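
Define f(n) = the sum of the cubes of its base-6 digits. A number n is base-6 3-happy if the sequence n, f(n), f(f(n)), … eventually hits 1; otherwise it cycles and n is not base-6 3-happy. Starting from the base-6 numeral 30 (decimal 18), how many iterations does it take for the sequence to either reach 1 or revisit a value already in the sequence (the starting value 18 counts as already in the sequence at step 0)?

4

18 = (3,0)_6 → 3³ + 0³ = 27
27 = (4,3)_6 → 4³ + 3³ = 91
91 = (2,3,1)_6 → 2³ + 3³ + 1³ = 36
36 = (1,0,0)_6 → 1³ + 0³ + 0³ = 1  — reached 1.
That took 4 steps.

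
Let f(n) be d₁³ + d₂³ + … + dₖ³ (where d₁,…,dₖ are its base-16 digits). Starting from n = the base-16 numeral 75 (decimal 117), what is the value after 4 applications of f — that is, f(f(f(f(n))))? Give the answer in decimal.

3744

117 = (7,5)_16 → 7³ + 5³ = 343 + 125 = 468
468 = (1,13,4)_16 → 1³ + 13³ + 4³ = 1 + 2197 + 64 = 2262
2262 = (8,13,6)_16 → 8³ + 13³ + 6³ = 512 + 2197 + 216 = 2925
2925 = (11,6,13)_16 → 11³ + 6³ + 13³ = 1331 + 216 + 2197 = 3744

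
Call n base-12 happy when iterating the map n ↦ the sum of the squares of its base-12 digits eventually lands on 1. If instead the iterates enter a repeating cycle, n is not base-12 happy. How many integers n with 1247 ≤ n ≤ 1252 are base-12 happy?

1

1247: 1247 → 234 → 86 → 53 → 41 → 34 → 104 → 128 → 164 → 66 → 61 → 26 → 8 → 64 → 41  (repeats 41)
1248: 1248 → 128 → 164 → 66 → 61 → 26 → 8 → 64 → 41 → 34 → 104 → 128  (repeats 128)
1249: 1249 → 129 → 181 → 11 → 121 → 101 → 89 → 74 → 40 → 25 → 5 → 25  (repeats 25)
1250: 1250 → 132 → 121 → 101 → 89 → 74 → 40 → 25 → 5 → 25  (repeats 25)
1251: 1251 → 137 → 146 → 5 → 25 → 5  (repeats 5)
1252: 1252 → 144 → 1  (reaches 1)
base-12 happy: 1252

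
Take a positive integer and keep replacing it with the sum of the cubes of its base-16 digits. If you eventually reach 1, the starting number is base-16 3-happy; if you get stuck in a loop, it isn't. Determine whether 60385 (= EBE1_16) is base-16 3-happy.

base-16 3-happy

60385 = (14,11,14,1)_16 → 14³ + 11³ + 14³ + 1³ = 2744 + 1331 + 2744 + 1 = 6820
6820 = (1,10,10,4)_16 → 1³ + 10³ + 10³ + 4³ = 1 + 1000 + 1000 + 64 = 2065
2065 = (8,1,1)_16 → 8³ + 1³ + 1³ = 512 + 1 + 1 = 514
514 = (2,0,2)_16 → 2³ + 0³ + 2³ = 8 + 0 + 8 = 16
16 = (1,0)_16 → 1³ + 0³ = 1 + 0 = 1  — reached 1.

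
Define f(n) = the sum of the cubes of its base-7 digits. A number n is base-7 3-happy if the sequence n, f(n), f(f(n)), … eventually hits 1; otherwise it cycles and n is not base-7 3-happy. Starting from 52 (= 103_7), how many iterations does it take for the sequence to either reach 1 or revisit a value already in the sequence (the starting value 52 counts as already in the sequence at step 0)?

52 = (1,0,3)_7 → 28
28 = (4,0)_7 → 64
64 = (1,2,1)_7 → 10
10 = (1,3)_7 → 28  — 28 repeats.
That took 4 steps.

4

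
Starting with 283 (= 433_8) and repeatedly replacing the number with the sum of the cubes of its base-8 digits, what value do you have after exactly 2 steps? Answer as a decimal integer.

433

283 = (4,3,3)_8 → 4³ + 3³ + 3³ = 64 + 27 + 27 = 118
118 = (1,6,6)_8 → 1³ + 6³ + 6³ = 1 + 216 + 216 = 433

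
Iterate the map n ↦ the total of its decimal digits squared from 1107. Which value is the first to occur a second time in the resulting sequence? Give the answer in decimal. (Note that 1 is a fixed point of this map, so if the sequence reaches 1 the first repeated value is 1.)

1107 → 51
51 → 26
26 → 40
40 → 16
16 → 37
37 → 58
58 → 89
89 → 145
145 → 42
42 → 20
20 → 4
4 → 16  — 16 already appeared earlier.

16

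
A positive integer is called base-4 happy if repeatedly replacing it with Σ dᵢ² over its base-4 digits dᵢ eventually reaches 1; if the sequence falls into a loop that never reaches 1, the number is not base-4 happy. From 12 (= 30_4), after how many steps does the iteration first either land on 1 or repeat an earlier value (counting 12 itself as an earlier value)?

5

12 = (3,0)_4 → 3² + 0² = 9 + 0 = 9
9 = (2,1)_4 → 2² + 1² = 4 + 1 = 5
5 = (1,1)_4 → 1² + 1² = 1 + 1 = 2
2 = (2)_4 → 2² = 4
4 = (1,0)_4 → 1² + 0² = 1 + 0 = 1  — reached 1.
That took 5 steps.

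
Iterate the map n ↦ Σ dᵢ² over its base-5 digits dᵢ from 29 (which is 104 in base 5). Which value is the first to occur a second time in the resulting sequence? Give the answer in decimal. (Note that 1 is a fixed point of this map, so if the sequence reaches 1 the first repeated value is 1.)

13

29 = (1,0,4)_5 → 17
17 = (3,2)_5 → 13
13 = (2,3)_5 → 13  — 13 already appeared earlier.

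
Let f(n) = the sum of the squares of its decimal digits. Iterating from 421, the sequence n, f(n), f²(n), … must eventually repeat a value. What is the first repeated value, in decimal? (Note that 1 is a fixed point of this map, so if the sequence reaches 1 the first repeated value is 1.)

89

421 → 4² + 2² + 1² = 21
21 → 2² + 1² = 5
5 → 5² = 25
25 → 2² + 5² = 29
29 → 2² + 9² = 85
85 → 8² + 5² = 89
89 → 8² + 9² = 145
145 → 1² + 4² + 5² = 42
42 → 4² + 2² = 20
20 → 2² + 0² = 4
4 → 4² = 16
16 → 1² + 6² = 37
37 → 3² + 7² = 58
58 → 5² + 8² = 89  — 89 already appeared earlier.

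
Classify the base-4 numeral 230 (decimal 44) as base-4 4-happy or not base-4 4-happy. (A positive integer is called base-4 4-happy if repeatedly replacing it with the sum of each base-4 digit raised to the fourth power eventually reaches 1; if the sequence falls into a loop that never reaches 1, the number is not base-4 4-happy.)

44 = (2,3,0)_4 → 2⁴ + 3⁴ + 0⁴ = 97
97 = (1,2,0,1)_4 → 1⁴ + 2⁴ + 0⁴ + 1⁴ = 18
18 = (1,0,2)_4 → 1⁴ + 0⁴ + 2⁴ = 17
17 = (1,0,1)_4 → 1⁴ + 0⁴ + 1⁴ = 2
2 = (2)_4 → 2⁴ = 16
16 = (1,0,0)_4 → 1⁴ + 0⁴ + 0⁴ = 1  — reached 1.

base-4 4-happy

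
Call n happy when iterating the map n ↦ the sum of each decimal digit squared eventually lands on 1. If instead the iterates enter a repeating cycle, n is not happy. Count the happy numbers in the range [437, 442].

437: 437 → 74 → 65 → 61 → 37 → 58 → 89 → 145 → 42 → 20 → 4 → 16 → 37  (repeats 37)
438: 438 → 89 → 145 → 42 → 20 → 4 → 16 → 37 → 58 → 89  (repeats 89)
439: 439 → 106 → 37 → 58 → 89 → 145 → 42 → 20 → 4 → 16 → 37  (repeats 37)
440: 440 → 32 → 13 → 10 → 1  (reaches 1)
441: 441 → 33 → 18 → 65 → 61 → 37 → 58 → 89 → 145 → 42 → 20 → 4 → 16 → 37  (repeats 37)
442: 442 → 36 → 45 → 41 → 17 → 50 → 25 → 29 → 85 → 89 → 145 → 42 → 20 → 4 → 16 → 37 → 58 → 89  (repeats 89)
happy: 440

1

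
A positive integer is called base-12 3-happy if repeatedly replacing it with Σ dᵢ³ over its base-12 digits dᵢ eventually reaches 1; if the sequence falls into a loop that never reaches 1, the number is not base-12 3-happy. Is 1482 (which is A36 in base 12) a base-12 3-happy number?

1482 = (10,3,6)_12 → 1243
1243 = (8,7,7)_12 → 1198
1198 = (8,3,10)_12 → 1539
1539 = (10,8,3)_12 → 1539  — 1539 already seen; the sequence cycles without reaching 1.

not base-12 3-happy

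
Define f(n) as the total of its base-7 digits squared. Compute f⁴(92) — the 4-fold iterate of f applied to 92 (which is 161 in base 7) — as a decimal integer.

92 = (1,6,1)_7 → 1² + 6² + 1² = 1 + 36 + 1 = 38
38 = (5,3)_7 → 5² + 3² = 25 + 9 = 34
34 = (4,6)_7 → 4² + 6² = 16 + 36 = 52
52 = (1,0,3)_7 → 1² + 0² + 3² = 1 + 0 + 9 = 10

10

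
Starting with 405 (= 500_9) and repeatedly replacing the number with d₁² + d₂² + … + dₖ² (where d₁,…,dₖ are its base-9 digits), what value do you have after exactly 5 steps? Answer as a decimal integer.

405 = (5,0,0)_9 → 5² + 0² + 0² = 25 + 0 + 0 = 25
25 = (2,7)_9 → 2² + 7² = 4 + 49 = 53
53 = (5,8)_9 → 5² + 8² = 25 + 64 = 89
89 = (1,0,8)_9 → 1² + 0² + 8² = 1 + 0 + 64 = 65
65 = (7,2)_9 → 7² + 2² = 49 + 4 = 53

53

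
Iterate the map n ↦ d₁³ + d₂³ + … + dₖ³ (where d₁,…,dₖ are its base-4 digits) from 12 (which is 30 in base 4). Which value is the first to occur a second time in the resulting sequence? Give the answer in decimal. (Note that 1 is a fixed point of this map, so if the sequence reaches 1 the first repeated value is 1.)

12 = (3,0)_4 → 3³ + 0³ = 27
27 = (1,2,3)_4 → 1³ + 2³ + 3³ = 36
36 = (2,1,0)_4 → 2³ + 1³ + 0³ = 9
9 = (2,1)_4 → 2³ + 1³ = 9  — 9 already appeared earlier.

9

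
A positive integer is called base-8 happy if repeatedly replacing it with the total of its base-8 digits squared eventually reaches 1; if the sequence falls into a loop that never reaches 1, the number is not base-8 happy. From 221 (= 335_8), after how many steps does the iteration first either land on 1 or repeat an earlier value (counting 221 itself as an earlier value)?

221 = (3,3,5)_8 → 43
43 = (5,3)_8 → 34
34 = (4,2)_8 → 20
20 = (2,4)_8 → 20  — 20 repeats.
That took 4 steps.

4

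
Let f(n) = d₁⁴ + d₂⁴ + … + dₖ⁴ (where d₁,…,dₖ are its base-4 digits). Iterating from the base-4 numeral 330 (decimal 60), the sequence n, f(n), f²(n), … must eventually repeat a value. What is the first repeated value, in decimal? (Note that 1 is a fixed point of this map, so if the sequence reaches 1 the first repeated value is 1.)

81

60 = (3,3,0)_4 → 3⁴ + 3⁴ + 0⁴ = 162
162 = (2,2,0,2)_4 → 2⁴ + 2⁴ + 0⁴ + 2⁴ = 48
48 = (3,0,0)_4 → 3⁴ + 0⁴ + 0⁴ = 81
81 = (1,1,0,1)_4 → 1⁴ + 1⁴ + 0⁴ + 1⁴ = 3
3 = (3)_4 → 3⁴ = 81  — 81 already appeared earlier.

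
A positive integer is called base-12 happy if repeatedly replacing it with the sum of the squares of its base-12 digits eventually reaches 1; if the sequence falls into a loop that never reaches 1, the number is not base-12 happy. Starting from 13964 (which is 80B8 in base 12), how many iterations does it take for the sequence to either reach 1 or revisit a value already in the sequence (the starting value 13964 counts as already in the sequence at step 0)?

5

13964 = (8,0,11,8)_12 → 8² + 0² + 11² + 8² = 64 + 0 + 121 + 64 = 249
249 = (1,8,9)_12 → 1² + 8² + 9² = 1 + 64 + 81 = 146
146 = (1,0,2)_12 → 1² + 0² + 2² = 1 + 0 + 4 = 5
5 = (5)_12 → 5² = 25
25 = (2,1)_12 → 2² + 1² = 4 + 1 = 5  — 5 repeats.
That took 5 steps.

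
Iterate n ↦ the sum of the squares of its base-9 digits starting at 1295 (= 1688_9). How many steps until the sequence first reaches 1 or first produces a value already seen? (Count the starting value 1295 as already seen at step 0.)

1295 = (1,6,8,8)_9 → 1² + 6² + 8² + 8² = 1 + 36 + 64 + 64 = 165
165 = (2,0,3)_9 → 2² + 0² + 3² = 4 + 0 + 9 = 13
13 = (1,4)_9 → 1² + 4² = 1 + 16 = 17
17 = (1,8)_9 → 1² + 8² = 1 + 64 = 65
65 = (7,2)_9 → 7² + 2² = 49 + 4 = 53
53 = (5,8)_9 → 5² + 8² = 25 + 64 = 89
89 = (1,0,8)_9 → 1² + 0² + 8² = 1 + 0 + 64 = 65  — 65 repeats.
That took 7 steps.

7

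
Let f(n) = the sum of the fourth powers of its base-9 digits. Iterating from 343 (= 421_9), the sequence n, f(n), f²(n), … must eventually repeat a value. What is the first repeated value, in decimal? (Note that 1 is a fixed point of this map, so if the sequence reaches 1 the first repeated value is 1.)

343 = (4,2,1)_9 → 4⁴ + 2⁴ + 1⁴ = 256 + 16 + 1 = 273
273 = (3,3,3)_9 → 3⁴ + 3⁴ + 3⁴ = 81 + 81 + 81 = 243
243 = (3,0,0)_9 → 3⁴ + 0⁴ + 0⁴ = 81 + 0 + 0 = 81
81 = (1,0,0)_9 → 1⁴ + 0⁴ + 0⁴ = 1 + 0 + 0 = 1  — reached the fixed point 1.
1 → 1, so 1 is the first repeated value.

1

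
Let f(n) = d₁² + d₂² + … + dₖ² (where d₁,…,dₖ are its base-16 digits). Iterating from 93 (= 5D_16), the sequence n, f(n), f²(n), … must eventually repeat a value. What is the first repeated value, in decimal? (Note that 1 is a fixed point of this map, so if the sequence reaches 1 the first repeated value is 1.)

169

93 = (5,13)_16 → 5² + 13² = 194
194 = (12,2)_16 → 12² + 2² = 148
148 = (9,4)_16 → 9² + 4² = 97
97 = (6,1)_16 → 6² + 1² = 37
37 = (2,5)_16 → 2² + 5² = 29
29 = (1,13)_16 → 1² + 13² = 170
170 = (10,10)_16 → 10² + 10² = 200
200 = (12,8)_16 → 12² + 8² = 208
208 = (13,0)_16 → 13² + 0² = 169
169 = (10,9)_16 → 10² + 9² = 181
181 = (11,5)_16 → 11² + 5² = 146
146 = (9,2)_16 → 9² + 2² = 85
85 = (5,5)_16 → 5² + 5² = 50
50 = (3,2)_16 → 3² + 2² = 13
13 = (13)_16 → 13² = 169  — 169 already appeared earlier.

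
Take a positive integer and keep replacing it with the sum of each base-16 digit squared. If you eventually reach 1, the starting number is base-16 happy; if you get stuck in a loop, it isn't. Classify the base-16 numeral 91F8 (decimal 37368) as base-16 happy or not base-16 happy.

base-16 happy

37368 = (9,1,15,8)_16 → 9² + 1² + 15² + 8² = 371
371 = (1,7,3)_16 → 1² + 7² + 3² = 59
59 = (3,11)_16 → 3² + 11² = 130
130 = (8,2)_16 → 8² + 2² = 68
68 = (4,4)_16 → 4² + 4² = 32
32 = (2,0)_16 → 2² + 0² = 4
4 = (4)_16 → 4² = 16
16 = (1,0)_16 → 1² + 0² = 1  — reached 1.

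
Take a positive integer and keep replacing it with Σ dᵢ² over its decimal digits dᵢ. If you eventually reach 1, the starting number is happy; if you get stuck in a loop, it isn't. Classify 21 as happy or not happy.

21 → 2² + 1² = 5
5 → 5² = 25
25 → 2² + 5² = 29
29 → 2² + 9² = 85
85 → 8² + 5² = 89
89 → 8² + 9² = 145
145 → 1² + 4² + 5² = 42
42 → 4² + 2² = 20
20 → 2² + 0² = 4
4 → 4² = 16
16 → 1² + 6² = 37
37 → 3² + 7² = 58
58 → 5² + 8² = 89  — 89 already seen; the sequence cycles without reaching 1.

not happy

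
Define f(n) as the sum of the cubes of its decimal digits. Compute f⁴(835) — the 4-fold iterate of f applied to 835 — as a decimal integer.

730

835 → 8³ + 3³ + 5³ = 512 + 27 + 125 = 664
664 → 6³ + 6³ + 4³ = 216 + 216 + 64 = 496
496 → 4³ + 9³ + 6³ = 64 + 729 + 216 = 1009
1009 → 1³ + 0³ + 0³ + 9³ = 1 + 0 + 0 + 729 = 730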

▸ **What is expected**: Look for the line that contains "not base-16 happy." in the listing above. Set down that line and each line after it, ending with the last one.

▸ **Written response**:
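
Take a positive integer and keep replacing it with the sum of each base-16 digit squared. If you eventually reach 1, the starting number is base-16 happy; if you get stuck in a loop, it isn't. Classify the base-16 numeral 91F8 (decimal 37368) as base-16 happy or not base-16 happy.

base-16 happy

37368 = (9,1,15,8)_16 → 9² + 1² + 15² + 8² = 371
371 = (1,7,3)_16 → 1² + 7² + 3² = 59
59 = (3,11)_16 → 3² + 11² = 130
130 = (8,2)_16 → 8² + 2² = 68
68 = (4,4)_16 → 4² + 4² = 32
32 = (2,0)_16 → 2² + 0² = 4
4 = (4)_16 → 4² = 16
16 = (1,0)_16 → 1² + 0² = 1  — reached 1.

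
Take a positive integer and keep replacing it with Σ dᵢ² over its decimal digits dᵢ. If you eventually reach 1, the starting number is happy; if you get stuck in a loop, it isn't. Classify 21 as happy or not happy.

21 → 2² + 1² = 5
5 → 5² = 25
25 → 2² + 5² = 29
29 → 2² + 9² = 85
85 → 8² + 5² = 89
89 → 8² + 9² = 145
145 → 1² + 4² + 5² = 42
42 → 4² + 2² = 20
20 → 2² + 0² = 4
4 → 4² = 16
16 → 1² + 6² = 37
37 → 3² + 7² = 58
58 → 5² + 8² = 89  — 89 already seen; the sequence cycles without reaching 1.

not happy

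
Define f(n) as the sum of the cubes of its decimal digits. Compute f⁴(835) — the 4-fold iterate of f applied to 835 — as a decimal integer.

730

835 → 8³ + 3³ + 5³ = 512 + 27 + 125 = 664
664 → 6³ + 6³ + 4³ = 216 + 216 + 64 = 496
496 → 4³ + 9³ + 6³ = 64 + 729 + 216 = 1009
1009 → 1³ + 0³ + 0³ + 9³ = 1 + 0 + 0 + 729 = 730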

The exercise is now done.